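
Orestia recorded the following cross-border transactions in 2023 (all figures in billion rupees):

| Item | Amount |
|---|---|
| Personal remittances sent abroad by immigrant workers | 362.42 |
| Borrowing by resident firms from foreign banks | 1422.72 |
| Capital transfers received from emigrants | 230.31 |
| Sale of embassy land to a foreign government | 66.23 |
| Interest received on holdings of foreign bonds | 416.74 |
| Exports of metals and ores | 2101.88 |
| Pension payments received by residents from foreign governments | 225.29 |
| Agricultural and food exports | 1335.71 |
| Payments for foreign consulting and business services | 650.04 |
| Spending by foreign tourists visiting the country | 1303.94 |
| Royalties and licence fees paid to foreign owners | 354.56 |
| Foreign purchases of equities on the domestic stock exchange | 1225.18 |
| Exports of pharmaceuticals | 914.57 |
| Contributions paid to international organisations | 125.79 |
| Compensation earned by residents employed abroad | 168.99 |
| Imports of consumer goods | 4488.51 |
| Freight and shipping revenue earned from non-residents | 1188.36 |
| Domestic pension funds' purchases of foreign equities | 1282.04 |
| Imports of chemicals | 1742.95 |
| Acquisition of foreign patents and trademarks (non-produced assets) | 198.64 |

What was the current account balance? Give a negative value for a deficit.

-68.79

Goods: 1335.71 + 2101.88 + 914.57 - 1742.95 - 4488.51 = -1879.30
Services: 1303.94 - 354.56 - 650.04 + 1188.36 = 1487.70
Primary income: 168.99 + 416.74 = 585.73
Secondary income: -362.42 - 125.79 + 225.29 = -262.92
Current account = (-1879.30) + 1487.70 + 585.73 + (-262.92) = -68.79
(Excluded from the current account — financial account: borrowing by resident firms from foreign banks 1422.72, foreign purchases of equities on the domestic stock exchange 1225.18, domestic pension funds' purchases of foreign equities 1282.04; capital account: capital transfers received from emigrants 230.31, sale of embassy land to a foreign government 66.23, acquisition of foreign patents and trademarks (non-produced assets) 198.64.)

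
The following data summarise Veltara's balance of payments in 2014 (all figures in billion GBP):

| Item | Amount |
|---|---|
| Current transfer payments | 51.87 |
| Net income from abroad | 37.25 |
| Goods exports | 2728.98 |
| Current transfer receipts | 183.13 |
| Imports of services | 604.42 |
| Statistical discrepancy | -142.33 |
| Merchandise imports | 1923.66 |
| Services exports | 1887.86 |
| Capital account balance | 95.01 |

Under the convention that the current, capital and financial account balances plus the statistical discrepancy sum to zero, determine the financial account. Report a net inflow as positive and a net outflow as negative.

-2209.95

Goods balance = 2728.98 - 1923.66 = 805.32
Services balance = 1887.86 - 604.42 = 1283.44
Trade balance (goods + services) = 805.32 + 1283.44 = 2088.76
Net primary income = 37.25
Net secondary income = 183.13 - 51.87 = 131.26
Current account = 2088.76 + 37.25 + 131.26 = 2257.27
Financial account = -(2257.27 + 95.01 + (-142.33)) = -2209.95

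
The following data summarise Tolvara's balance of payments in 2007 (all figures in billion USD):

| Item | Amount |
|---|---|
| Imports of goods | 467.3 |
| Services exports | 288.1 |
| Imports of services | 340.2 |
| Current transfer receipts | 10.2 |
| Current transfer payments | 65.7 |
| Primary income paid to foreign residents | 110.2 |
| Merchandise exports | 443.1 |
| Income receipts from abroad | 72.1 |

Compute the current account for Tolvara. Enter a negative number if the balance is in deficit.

Goods balance = 443.1 - 467.3 = -24.2
Services balance = 288.1 - 340.2 = -52.1
Trade balance (goods + services) = -24.2 + (-52.1) = -76.3
Net primary income = 72.1 - 110.2 = -38.1
Net secondary income = 10.2 - 65.7 = -55.5
Current account = -76.3 + (-38.1) + (-55.5) = -169.9

-169.9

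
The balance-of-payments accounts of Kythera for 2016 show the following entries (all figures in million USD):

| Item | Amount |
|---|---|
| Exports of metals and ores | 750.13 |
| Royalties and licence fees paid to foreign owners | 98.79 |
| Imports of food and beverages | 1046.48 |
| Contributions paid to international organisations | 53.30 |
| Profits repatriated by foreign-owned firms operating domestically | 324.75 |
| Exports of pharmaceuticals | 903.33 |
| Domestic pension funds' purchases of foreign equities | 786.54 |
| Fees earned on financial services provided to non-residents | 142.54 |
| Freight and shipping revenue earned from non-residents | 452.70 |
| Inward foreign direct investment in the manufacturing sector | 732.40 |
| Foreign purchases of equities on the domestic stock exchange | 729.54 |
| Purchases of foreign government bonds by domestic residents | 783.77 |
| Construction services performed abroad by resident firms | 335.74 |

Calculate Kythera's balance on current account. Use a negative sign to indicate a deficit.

Goods: 903.33 - 1046.48 + 750.13 = 606.98
Services: -98.79 + 335.74 + 452.70 + 142.54 = 832.19
Primary income: -324.75
Secondary income: -53.30
Current account = 606.98 + 832.19 + (-324.75) + (-53.30) = 1061.12
(Excluded from the current account — financial account: domestic pension funds' purchases of foreign equities 786.54, inward foreign direct investment in the manufacturing sector 732.40, foreign purchases of equities on the domestic stock exchange 729.54, purchases of foreign government bonds by domestic residents 783.77.)

1061.12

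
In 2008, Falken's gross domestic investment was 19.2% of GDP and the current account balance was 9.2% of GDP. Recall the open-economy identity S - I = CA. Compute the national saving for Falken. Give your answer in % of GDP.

S = I + CA = 19.2 + 9.2 = 28.4

28.4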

- **Task item**
Exactly as written, copy the lines from the one containing "firms | 335.74 |" to the end of the entries, both ends included.

- **Solved problem**
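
| Construction services performed abroad by resident firms | 335.74 |

Calculate Kythera's balance on current account. Use a negative sign to indicate a deficit.

Goods: 903.33 - 1046.48 + 750.13 = 606.98
Services: -98.79 + 335.74 + 452.70 + 142.54 = 832.19
Primary income: -324.75
Secondary income: -53.30
Current account = 606.98 + 832.19 + (-324.75) + (-53.30) = 1061.12
(Excluded from the current account — financial account: domestic pension funds' purchases of foreign equities 786.54, inward foreign direct investment in the manufacturing sector 732.40, foreign purchases of equities on the domestic stock exchange 729.54, purchases of foreign government bonds by domestic residents 783.77.)

1061.12

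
In 2008, Falken's gross domestic investment was 19.2% of GDP and the current account balance was 9.2% of GDP. Recall the open-economy identity S - I = CA. Compute the national saving for Falken. Give your answer in % of GDP.

S = I + CA = 19.2 + 9.2 = 28.4

28.4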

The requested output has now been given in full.